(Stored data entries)
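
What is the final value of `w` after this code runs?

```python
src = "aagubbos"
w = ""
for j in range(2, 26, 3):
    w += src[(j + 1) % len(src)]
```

'uoabsgba'

j=2: add src[3]='u' → 'u'
j=5: add src[6]='o' → 'uo'
j=8: add src[1]='a' → 'uoa'
j=11: add src[4]='b' → 'uoab'
j=14: add src[7]='s' → 'uoabs'
j=17: add src[2]='g' → 'uoabsg'
j=20: add src[5]='b' → 'uoabsgb'
j=23: add src[0]='a' → 'uoabsgba'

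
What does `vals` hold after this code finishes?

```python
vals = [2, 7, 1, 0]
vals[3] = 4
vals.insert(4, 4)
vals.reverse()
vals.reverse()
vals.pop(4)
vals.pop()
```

vals[3] = 4 → [2, 7, 1, 4]
insert 4 at 4 → [2, 7, 1, 4, 4]
reverse → [4, 4, 1, 7, 2]
reverse → [2, 7, 1, 4, 4]
pop(4) removes 4 → [2, 7, 1, 4]
pop() removes 4 → [2, 7, 1]

[2, 7, 1]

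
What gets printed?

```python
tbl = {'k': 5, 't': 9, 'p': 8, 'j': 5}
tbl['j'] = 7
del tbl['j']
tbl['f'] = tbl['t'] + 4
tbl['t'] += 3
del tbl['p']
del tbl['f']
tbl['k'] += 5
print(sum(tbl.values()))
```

22

tbl['j'] = 7 → {'k': 5, 't': 9, 'p': 8, 'j': 7}
del 'j' → {'k': 5, 't': 9, 'p': 8}
tbl['f'] = tbl['t']+4 = 13 → {'k': 5, 't': 9, 'p': 8, 'f': 13}
tbl['t'] = 9+3 = 12 → {'k': 5, 't': 12, 'p': 8, 'f': 13}
del 'p' → {'k': 5, 't': 12, 'f': 13}
del 'f' → {'k': 5, 't': 12}
tbl['k'] = 5+5 = 10 → {'k': 10, 't': 12}
sum of values = 22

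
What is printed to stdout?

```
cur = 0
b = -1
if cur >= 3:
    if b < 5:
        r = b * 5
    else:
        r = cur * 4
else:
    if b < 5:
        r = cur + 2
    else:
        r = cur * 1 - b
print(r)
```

cur=0, b=-1
cur >= 3 is False; b < 5 is True
→ r = cur + 2 = 2

2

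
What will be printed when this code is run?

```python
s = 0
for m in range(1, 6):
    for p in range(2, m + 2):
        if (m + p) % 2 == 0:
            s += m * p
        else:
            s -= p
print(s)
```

m=1,p=2: odd sum, s = 0-2 = -2
m=2,p=2: even sum, s = (-2)+4 = 2
m=2,p=3: odd sum, s = 2-3 = -1
m=3,p=2: odd sum, s = (-1)-2 = -3
m=3,p=3: even sum, s = (-3)+9 = 6
m=3,p=4: odd sum, s = 6-4 = 2
m=4,p=2: even sum, s = 2+8 = 10
m=4,p=3: odd sum, s = 10-3 = 7
m=4,p=4: even sum, s = 7+16 = 23
m=4,p=5: odd sum, s = 23-5 = 18
m=5,p=2: odd sum, s = 18-2 = 16
m=5,p=3: even sum, s = 16+15 = 31
m=5,p=4: odd sum, s = 31-4 = 27
m=5,p=5: even sum, s = 27+25 = 52
m=5,p=6: odd sum, s = 52-6 = 46

46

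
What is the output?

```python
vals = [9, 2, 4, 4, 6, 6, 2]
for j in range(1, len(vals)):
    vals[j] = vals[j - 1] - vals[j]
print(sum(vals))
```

j=1: vals[1] = 9-2 = 7 → [9, 7, 4, 4, 6, 6, 2]
j=2: vals[2] = 7-4 = 3 → [9, 7, 3, 4, 6, 6, 2]
j=3: vals[3] = 3-4 = -1 → [9, 7, 3, -1, 6, 6, 2]
j=4: vals[4] = (-1)-6 = -7 → [9, 7, 3, -1, -7, 6, 2]
j=5: vals[5] = (-7)-6 = -13 → [9, 7, 3, -1, -7, -13, 2]
j=6: vals[6] = (-13)-2 = -15 → [9, 7, 3, -1, -7, -13, -15]
sum = -17

-17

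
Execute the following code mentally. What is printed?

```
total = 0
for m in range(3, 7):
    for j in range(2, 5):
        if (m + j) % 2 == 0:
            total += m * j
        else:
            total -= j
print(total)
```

m=3,j=2: odd sum, total = 0-2 = -2
m=3,j=3: even sum, total = (-2)+9 = 7
m=3,j=4: odd sum, total = 7-4 = 3
m=4,j=2: even sum, total = 3+8 = 11
m=4,j=3: odd sum, total = 11-3 = 8
m=4,j=4: even sum, total = 8+16 = 24
m=5,j=2: odd sum, total = 24-2 = 22
m=5,j=3: even sum, total = 22+15 = 37
m=5,j=4: odd sum, total = 37-4 = 33
m=6,j=2: even sum, total = 33+12 = 45
m=6,j=3: odd sum, total = 45-3 = 42
m=6,j=4: even sum, total = 42+24 = 66

66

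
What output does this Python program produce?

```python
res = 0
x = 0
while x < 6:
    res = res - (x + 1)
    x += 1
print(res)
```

-21

x=0: res = 0-1 = -1
x=1: res = (-1)-2 = -3
x=2: res = (-3)-3 = -6
x=3: res = (-6)-4 = -10
x=4: res = (-10)-5 = -15
x=5: res = (-15)-6 = -21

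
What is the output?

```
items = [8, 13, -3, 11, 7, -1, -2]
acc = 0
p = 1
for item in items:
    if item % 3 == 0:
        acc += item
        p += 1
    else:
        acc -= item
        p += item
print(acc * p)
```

item=8: not %3==0, acc = 0-8 = -8; p=9
item=13: not %3==0, acc = (-8)-13 = -21; p=22
item=-3: %3==0, acc = (-21)+(-3) = -24; p=23
item=11: not %3==0, acc = (-24)-11 = -35; p=34
item=7: not %3==0, acc = (-35)-7 = -42; p=41
item=-1: not %3==0, acc = (-42)-(-1) = -41; p=40
item=-2: not %3==0, acc = (-41)-(-2) = -39; p=38
acc*p = (-39)*38 = -1482

-1482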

**ASSIGNMENT**
Look above for every line with the word "after" and copy it.

**EXERCISE RESULT**
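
What is the final value of `w` after this code runs?
What does `vals` hold after this code finishes?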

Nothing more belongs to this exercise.